WHAT YOU NEED TO DO | Set down a precise copy of the whole listing.

EXERCISE DATA |
____

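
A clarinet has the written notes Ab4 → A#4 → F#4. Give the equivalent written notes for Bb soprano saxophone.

G4 G##4 E#4

First find concert pitch: the A clarinet sounds a minor third below written, so Ab4 A#4 F#4 sounds F4 F##4 D#4.
Then write for Bb soprano saxophone: it sounds a major second below written, so the part must be a major second above concert.
F4 → G4
F##4 → G##4
D#4 → E#4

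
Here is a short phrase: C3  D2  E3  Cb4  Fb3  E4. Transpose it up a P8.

C4 D3 E4 Cb5 Fb4 E5

C3 up a perfect octave is C4.
D2: an octave up reaches D, and 12 semitones makes it D3.
E3: an octave up reaches E, and 12 semitones makes it E4.
A perfect octave up from Cb4 gives Cb5.
Fb3: an octave up reaches F, and 12 semitones makes it Fb4.
E4: an octave up reaches E, and 12 semitones makes it E5.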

____

EXERCISE OUTPUT |
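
A clarinet has the written notes Ab4 → A#4 → F#4. Give the equivalent written notes for Bb soprano saxophone.

G4 G##4 E#4

First find concert pitch: the A clarinet sounds a minor third below written, so Ab4 A#4 F#4 sounds F4 F##4 D#4.
Then write for Bb soprano saxophone: it sounds a major second below written, so the part must be a major second above concert.
F4 → G4
F##4 → G##4
D#4 → E#4

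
Here is a short phrase: C3  D2  E3  Cb4  Fb3  E4. Transpose it up a P8.

C4 D3 E4 Cb5 Fb4 E5

C3 up a perfect octave is C4.
D2: an octave up reaches D, and 12 semitones makes it D3.
E3: an octave up reaches E, and 12 semitones makes it E4.
A perfect octave up from Cb4 gives Cb5.
Fb3: an octave up reaches F, and 12 semitones makes it Fb4.
E4: an octave up reaches E, and 12 semitones makes it E5.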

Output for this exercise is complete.